BEGIN Given records
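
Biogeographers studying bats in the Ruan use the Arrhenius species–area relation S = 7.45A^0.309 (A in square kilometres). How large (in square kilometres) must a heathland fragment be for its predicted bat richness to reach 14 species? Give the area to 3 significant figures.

14 = 7.45 × A^0.309  ⇒  A^0.309 = 14/7.45 = 1.879
ln A = ln(1.879) / 0.309 = 0.6308 / 0.309 = 2.0416
A = e^2.0416 ≈ 7.703 square kilometres

7.70 square kilometres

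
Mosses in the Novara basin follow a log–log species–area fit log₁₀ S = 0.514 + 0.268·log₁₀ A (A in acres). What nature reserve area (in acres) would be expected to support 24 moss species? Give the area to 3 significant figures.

24 = 3.266 × A^0.268  ⇒  A^0.268 = 24/3.266 = 7.349
ln A = ln(7.349) / 0.268 = 1.9945 / 0.268 = 7.4423
A = e^7.4423 ≈ 1707 acres

1710 acres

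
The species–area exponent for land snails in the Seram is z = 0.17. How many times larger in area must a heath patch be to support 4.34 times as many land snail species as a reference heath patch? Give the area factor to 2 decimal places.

(A₂/A₁)^0.17 = 4.34, so A₂/A₁ = 4.34^(1/0.17) = 4.34^5.882
ln(A₂/A₁) = ln 4.34 / 0.17 = 1.4679 / 0.17 = 8.6346
A₂/A₁ = e^8.6346 ≈ 5623

5622.63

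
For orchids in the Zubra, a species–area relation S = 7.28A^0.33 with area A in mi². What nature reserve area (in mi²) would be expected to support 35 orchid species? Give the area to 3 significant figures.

117 mi²

35 = 7.28 × A^0.33  ⇒  A^0.33 = 35/7.28 = 4.808
ln A = ln(4.808) / 0.33 = 1.5702 / 0.33 = 4.7582
A = e^4.7582 ≈ 116.5 mi²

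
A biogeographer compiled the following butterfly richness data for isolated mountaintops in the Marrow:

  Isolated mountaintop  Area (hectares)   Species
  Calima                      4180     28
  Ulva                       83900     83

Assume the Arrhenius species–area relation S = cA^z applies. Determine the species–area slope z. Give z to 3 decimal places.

Taking logs: ln S = ln c + z ln A, so z = (ln S₂ − ln S₁)/(ln A₂ − ln A₁).
z = ln(83/28) / ln(83900/4180) = ln(2.964) / ln(20.07) = 1.0866 / 2.9993 = 0.3623

0.362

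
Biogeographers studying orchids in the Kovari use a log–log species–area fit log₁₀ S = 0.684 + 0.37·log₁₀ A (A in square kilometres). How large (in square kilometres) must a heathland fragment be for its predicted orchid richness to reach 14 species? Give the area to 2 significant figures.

18 square kilometres

14 = 4.831 × A^0.37  ⇒  A^0.37 = 14/4.831 = 2.898
ln A = ln(2.898) / 0.37 = 1.0641 / 0.37 = 2.8759
A = e^2.8759 ≈ 17.74 square kilometres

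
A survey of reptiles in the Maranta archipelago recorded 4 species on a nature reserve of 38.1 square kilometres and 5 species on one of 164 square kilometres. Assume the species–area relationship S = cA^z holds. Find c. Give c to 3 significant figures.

2.29

z = ln(S₂/S₁) / ln(A₂/A₁) = ln(5/4) / ln(164/38.1) = 0.2231 / 1.4597 = 0.1529
c = S₁ / A₁^z = 4 / 38.1^0.1529 = 4 / 1.745 = 2.293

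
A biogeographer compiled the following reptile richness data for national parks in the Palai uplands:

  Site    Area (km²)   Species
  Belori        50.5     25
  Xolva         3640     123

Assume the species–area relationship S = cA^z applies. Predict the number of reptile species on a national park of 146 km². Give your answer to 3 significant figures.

z = ln(123/25) / ln(3640/50.5) = 1.5933 / 4.2778 = 0.3725
c = 25 / 50.5^0.3725 = 25 / 4.309 = 5.801
S₃ = 5.801 × 146^0.3725 = 5.801 × 6.399 ≈ 37.13

37.1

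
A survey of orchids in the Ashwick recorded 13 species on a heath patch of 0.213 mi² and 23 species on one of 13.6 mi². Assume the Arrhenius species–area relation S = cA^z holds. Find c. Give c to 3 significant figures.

z = ln(S₂/S₁) / ln(A₂/A₁) = ln(23/13) / ln(13.6/0.213) = 0.5705 / 4.1565 = 0.1373
c = S₁ / A₁^z = 13 / 0.213^0.1373 = 13 / 0.8087 = 16.07

16.1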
END Given records
Using the data above, count every line that contains the word "compiled", then give the count and nothing more.

Result for this exercise:
2